* [DIRECTIONS]: Of all the lines in the records below, copy only those that contain the string "name".

Top of INPUT DATA

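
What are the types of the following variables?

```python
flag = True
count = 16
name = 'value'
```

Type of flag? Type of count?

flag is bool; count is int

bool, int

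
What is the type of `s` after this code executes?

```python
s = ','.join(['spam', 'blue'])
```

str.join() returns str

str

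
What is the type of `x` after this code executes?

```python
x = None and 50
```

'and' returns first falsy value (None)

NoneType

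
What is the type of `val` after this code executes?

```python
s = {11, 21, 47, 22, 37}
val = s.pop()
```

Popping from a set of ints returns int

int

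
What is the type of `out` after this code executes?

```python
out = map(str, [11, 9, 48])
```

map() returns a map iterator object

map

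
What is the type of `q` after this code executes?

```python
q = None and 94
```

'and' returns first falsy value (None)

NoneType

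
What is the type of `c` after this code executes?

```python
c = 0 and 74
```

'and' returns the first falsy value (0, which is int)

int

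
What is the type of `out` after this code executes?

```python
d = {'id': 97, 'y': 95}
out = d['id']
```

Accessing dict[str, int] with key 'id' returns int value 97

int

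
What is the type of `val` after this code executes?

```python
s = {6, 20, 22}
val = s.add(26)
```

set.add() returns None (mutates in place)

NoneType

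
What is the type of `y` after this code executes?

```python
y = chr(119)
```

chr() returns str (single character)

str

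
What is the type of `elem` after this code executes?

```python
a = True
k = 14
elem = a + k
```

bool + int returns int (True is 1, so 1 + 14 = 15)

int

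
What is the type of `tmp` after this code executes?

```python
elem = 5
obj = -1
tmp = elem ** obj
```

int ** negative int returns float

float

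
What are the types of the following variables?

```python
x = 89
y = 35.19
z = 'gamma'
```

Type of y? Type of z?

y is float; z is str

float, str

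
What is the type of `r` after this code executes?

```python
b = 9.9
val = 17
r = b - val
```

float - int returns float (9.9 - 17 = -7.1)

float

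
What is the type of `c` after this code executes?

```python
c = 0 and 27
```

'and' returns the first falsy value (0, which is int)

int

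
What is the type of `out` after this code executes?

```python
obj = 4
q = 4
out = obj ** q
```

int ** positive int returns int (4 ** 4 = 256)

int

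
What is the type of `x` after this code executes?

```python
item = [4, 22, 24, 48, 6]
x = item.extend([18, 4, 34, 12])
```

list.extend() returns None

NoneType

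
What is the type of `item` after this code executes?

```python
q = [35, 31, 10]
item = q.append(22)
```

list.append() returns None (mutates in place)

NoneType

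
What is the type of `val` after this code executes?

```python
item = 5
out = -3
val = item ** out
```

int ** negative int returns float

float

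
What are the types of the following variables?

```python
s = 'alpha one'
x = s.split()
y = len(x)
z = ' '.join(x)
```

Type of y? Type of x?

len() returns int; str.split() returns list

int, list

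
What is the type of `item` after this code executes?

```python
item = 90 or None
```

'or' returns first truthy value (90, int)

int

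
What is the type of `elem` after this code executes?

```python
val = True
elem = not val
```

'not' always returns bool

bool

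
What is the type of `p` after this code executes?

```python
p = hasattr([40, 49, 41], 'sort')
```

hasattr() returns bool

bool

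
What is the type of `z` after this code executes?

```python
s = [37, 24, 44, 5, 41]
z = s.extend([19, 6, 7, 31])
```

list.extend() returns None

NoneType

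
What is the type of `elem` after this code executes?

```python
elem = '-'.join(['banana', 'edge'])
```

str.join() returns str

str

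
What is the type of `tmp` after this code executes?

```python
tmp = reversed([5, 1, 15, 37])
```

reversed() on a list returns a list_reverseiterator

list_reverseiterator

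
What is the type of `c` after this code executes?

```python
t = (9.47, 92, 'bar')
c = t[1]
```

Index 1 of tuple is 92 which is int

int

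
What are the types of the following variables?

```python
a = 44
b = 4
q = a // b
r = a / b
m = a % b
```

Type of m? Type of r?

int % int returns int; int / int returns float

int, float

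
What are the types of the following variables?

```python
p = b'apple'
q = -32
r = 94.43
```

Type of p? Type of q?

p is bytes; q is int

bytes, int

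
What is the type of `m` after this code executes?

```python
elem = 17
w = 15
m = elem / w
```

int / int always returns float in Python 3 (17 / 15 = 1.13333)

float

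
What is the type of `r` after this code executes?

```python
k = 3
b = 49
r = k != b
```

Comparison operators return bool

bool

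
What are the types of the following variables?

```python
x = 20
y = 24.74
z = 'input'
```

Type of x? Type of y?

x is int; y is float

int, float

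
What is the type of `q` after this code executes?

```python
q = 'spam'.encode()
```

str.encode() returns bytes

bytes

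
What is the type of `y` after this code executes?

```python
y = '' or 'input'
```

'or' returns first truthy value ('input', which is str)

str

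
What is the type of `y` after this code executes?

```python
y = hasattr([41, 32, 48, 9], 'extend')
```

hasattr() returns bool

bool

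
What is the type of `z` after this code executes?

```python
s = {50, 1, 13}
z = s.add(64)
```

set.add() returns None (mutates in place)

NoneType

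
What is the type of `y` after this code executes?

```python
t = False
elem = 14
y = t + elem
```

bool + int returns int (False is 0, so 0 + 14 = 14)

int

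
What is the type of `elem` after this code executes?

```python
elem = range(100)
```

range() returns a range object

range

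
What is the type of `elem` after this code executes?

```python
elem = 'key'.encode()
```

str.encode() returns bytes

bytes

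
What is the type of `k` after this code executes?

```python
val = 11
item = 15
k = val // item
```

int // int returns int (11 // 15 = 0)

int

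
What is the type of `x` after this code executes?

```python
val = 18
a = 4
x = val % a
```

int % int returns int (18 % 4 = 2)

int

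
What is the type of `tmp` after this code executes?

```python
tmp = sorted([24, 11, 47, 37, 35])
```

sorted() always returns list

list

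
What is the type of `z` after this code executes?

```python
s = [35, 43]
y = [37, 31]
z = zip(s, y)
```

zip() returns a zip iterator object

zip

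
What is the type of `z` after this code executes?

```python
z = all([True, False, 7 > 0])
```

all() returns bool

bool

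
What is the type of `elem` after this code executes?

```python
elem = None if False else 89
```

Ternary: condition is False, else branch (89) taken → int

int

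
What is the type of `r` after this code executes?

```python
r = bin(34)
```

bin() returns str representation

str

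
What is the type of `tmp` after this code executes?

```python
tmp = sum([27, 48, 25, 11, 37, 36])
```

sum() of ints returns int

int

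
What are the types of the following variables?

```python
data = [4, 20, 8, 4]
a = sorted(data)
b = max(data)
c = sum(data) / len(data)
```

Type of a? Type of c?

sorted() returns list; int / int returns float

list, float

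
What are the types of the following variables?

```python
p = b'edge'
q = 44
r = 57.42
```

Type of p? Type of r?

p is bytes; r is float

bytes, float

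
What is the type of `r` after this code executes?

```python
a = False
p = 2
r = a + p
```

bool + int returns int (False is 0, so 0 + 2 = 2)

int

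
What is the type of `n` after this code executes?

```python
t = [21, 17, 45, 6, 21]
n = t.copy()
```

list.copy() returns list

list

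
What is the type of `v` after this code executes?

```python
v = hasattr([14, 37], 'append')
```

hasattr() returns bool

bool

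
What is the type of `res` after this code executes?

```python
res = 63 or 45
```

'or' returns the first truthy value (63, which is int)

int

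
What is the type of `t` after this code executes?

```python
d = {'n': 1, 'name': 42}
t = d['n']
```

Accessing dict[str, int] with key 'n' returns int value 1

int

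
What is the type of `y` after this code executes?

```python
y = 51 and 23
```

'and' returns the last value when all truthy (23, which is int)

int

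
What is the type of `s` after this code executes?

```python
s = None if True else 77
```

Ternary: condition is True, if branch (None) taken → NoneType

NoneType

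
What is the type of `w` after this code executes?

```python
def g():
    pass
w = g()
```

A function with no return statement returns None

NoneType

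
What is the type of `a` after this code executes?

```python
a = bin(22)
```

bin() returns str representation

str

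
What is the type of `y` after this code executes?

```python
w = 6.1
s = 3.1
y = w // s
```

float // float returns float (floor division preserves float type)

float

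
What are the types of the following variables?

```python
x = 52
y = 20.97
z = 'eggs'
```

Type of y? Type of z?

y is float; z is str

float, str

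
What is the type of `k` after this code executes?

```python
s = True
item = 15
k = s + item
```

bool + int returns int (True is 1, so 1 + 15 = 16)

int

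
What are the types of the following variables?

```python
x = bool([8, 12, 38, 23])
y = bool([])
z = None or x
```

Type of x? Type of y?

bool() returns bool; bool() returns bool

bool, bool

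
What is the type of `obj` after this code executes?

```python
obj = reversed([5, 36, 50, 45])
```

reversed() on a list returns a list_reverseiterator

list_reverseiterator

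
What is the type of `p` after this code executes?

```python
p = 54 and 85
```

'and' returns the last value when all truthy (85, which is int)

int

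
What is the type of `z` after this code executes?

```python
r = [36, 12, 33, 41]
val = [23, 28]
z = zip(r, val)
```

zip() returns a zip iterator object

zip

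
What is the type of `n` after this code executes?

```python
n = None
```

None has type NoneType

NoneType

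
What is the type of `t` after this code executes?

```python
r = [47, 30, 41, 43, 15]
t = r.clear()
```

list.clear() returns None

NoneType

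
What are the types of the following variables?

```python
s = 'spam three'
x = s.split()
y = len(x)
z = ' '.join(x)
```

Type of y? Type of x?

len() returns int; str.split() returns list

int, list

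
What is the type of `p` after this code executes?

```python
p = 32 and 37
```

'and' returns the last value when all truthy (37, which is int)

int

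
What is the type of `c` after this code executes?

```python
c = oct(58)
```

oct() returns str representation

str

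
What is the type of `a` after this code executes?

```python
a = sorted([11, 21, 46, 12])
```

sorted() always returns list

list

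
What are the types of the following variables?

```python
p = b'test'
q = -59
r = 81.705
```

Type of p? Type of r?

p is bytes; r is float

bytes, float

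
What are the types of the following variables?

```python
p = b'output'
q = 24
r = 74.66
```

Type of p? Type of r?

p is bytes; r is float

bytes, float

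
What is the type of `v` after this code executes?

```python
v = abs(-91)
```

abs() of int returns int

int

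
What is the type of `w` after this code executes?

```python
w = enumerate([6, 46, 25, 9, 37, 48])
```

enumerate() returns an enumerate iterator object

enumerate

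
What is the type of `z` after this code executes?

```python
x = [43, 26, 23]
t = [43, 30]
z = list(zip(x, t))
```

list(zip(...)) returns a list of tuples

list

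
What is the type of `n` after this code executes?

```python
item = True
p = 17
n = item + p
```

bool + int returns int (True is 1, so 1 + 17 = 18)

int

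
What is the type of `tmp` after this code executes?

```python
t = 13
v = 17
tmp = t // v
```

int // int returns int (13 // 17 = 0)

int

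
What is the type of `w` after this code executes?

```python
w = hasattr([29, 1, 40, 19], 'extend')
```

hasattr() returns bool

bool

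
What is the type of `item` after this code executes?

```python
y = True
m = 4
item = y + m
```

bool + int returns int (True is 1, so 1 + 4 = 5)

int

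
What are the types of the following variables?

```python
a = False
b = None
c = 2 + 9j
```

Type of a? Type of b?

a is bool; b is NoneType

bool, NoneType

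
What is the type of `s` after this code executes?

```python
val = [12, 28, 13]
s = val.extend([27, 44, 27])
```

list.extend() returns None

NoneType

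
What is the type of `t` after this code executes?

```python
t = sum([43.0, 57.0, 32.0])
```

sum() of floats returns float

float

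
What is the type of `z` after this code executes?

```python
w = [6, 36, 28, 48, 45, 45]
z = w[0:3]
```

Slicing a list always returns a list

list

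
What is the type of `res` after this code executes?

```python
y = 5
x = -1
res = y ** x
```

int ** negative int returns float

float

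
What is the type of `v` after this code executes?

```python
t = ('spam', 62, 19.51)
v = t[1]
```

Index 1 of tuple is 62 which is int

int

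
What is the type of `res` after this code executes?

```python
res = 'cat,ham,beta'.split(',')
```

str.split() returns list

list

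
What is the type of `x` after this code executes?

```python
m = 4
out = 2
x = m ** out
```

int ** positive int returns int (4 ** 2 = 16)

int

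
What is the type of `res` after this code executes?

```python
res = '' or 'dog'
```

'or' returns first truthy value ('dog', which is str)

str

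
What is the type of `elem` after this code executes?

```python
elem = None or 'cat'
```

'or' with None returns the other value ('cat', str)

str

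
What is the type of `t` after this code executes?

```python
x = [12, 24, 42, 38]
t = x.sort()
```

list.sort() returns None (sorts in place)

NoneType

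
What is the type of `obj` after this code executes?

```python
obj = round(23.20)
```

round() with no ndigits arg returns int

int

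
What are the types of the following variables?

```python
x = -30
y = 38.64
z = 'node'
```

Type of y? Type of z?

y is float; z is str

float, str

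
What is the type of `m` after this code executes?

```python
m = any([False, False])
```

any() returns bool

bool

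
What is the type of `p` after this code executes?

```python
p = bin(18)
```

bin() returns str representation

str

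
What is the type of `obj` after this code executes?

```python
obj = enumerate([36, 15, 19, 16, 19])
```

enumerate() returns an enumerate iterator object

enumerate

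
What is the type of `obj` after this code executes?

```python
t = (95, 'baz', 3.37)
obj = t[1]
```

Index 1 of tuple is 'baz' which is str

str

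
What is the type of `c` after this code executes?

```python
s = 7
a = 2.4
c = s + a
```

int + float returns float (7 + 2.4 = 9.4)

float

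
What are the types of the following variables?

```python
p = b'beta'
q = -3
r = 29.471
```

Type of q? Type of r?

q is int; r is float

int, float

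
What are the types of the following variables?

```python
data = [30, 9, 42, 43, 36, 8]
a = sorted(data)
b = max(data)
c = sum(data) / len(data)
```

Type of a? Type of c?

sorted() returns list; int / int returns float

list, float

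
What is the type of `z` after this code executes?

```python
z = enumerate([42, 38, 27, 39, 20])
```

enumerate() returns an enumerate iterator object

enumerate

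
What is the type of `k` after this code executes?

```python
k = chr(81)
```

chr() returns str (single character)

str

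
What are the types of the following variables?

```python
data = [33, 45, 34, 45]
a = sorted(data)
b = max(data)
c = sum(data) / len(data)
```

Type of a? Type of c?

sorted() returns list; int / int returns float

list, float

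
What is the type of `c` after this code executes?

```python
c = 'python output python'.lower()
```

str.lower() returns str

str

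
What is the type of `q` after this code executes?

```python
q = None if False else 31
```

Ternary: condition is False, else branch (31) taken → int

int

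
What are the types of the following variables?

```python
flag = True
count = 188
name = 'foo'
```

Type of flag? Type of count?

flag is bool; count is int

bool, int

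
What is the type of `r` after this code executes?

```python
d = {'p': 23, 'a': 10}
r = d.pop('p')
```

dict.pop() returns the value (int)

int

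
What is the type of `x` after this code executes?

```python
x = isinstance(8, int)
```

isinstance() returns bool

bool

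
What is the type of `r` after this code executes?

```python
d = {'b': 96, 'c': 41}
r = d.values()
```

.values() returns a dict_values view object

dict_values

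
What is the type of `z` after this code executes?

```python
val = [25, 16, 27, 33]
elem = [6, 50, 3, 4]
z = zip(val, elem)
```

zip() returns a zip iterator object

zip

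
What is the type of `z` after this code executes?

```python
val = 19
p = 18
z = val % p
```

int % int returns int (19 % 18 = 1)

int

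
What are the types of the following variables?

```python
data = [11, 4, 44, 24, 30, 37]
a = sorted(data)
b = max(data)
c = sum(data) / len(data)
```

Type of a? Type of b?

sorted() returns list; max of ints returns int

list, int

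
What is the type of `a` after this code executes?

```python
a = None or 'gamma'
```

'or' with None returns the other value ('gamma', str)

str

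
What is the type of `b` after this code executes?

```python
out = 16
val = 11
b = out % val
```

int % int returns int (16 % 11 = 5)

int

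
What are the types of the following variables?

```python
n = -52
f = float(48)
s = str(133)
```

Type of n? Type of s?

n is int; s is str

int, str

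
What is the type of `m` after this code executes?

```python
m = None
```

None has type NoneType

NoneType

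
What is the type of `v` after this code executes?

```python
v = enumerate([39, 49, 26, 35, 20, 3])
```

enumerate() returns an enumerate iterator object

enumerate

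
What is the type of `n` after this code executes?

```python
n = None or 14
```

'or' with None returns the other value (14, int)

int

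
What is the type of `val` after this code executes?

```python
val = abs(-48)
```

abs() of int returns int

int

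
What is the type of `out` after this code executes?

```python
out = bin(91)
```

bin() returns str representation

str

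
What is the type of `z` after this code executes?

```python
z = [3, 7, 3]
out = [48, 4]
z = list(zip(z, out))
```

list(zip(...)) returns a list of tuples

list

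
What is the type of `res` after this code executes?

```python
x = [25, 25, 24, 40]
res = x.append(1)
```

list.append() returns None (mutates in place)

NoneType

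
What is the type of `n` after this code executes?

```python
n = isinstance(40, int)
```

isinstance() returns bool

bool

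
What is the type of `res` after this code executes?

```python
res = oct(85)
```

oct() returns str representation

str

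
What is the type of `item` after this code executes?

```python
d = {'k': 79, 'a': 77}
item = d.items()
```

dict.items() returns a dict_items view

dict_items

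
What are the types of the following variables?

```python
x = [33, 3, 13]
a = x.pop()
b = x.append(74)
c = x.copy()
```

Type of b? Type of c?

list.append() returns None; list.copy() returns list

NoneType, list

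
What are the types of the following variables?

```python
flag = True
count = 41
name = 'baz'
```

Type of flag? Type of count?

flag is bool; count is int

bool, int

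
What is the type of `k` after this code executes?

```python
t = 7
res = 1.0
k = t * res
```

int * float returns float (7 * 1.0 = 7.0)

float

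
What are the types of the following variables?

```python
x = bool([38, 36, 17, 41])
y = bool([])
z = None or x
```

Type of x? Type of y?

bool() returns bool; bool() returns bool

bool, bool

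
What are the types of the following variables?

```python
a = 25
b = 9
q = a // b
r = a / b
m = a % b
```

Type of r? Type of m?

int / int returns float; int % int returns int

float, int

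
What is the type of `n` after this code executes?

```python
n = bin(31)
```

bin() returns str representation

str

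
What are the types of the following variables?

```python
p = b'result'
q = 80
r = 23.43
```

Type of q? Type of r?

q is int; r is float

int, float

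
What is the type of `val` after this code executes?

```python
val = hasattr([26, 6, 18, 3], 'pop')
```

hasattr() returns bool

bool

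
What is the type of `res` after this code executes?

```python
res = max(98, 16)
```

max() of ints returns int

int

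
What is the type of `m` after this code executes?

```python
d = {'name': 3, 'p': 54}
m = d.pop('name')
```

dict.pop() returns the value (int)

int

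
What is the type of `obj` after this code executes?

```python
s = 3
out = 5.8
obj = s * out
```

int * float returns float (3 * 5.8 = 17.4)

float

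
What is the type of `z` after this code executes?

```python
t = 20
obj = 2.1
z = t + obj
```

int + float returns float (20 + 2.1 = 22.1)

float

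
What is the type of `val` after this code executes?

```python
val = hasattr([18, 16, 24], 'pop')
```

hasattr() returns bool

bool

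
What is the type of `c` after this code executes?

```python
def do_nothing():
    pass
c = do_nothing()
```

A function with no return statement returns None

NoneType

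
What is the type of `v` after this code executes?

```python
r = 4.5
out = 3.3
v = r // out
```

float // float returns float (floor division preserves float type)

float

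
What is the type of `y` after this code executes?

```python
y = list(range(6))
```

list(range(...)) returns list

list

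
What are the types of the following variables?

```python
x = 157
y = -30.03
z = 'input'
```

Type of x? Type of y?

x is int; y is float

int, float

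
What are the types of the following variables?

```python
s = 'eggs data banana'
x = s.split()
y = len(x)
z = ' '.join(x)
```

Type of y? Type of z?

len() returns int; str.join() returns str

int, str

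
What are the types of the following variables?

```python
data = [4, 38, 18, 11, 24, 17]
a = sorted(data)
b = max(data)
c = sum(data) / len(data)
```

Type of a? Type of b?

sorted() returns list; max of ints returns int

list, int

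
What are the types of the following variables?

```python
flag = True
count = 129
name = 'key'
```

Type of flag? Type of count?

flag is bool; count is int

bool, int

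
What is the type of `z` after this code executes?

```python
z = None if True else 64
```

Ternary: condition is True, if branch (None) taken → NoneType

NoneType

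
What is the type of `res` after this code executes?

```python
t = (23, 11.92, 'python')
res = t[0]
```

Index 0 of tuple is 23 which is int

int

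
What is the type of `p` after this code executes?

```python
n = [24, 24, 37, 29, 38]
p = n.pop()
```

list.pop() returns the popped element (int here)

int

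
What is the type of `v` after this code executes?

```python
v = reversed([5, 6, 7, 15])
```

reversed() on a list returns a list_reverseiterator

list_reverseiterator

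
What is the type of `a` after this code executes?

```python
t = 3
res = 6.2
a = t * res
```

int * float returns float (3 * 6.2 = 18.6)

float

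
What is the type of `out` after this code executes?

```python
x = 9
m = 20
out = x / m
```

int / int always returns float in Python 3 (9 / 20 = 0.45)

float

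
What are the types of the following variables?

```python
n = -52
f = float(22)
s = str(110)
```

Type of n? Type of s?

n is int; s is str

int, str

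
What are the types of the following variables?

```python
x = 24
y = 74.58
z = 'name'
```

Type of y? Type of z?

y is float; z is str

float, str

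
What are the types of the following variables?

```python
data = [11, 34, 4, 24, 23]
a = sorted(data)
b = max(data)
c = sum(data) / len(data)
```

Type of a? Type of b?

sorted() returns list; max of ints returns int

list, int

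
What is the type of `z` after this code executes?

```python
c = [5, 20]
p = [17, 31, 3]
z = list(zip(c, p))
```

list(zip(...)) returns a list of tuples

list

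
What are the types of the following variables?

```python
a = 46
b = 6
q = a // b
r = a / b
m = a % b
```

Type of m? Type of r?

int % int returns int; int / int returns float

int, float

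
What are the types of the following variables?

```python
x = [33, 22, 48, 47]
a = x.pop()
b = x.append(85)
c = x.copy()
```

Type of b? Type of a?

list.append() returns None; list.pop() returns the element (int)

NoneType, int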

Bottom of INPUT DATA

* [SOLUTION TO THIS EXERCISE]:
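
name = 'value'
d = {'n': 1, 'name': 42}
name = 'foo'
name = 'baz'
d = {'name': 3, 'p': 54}
m = d.pop('name')
name = 'key'
z = 'name'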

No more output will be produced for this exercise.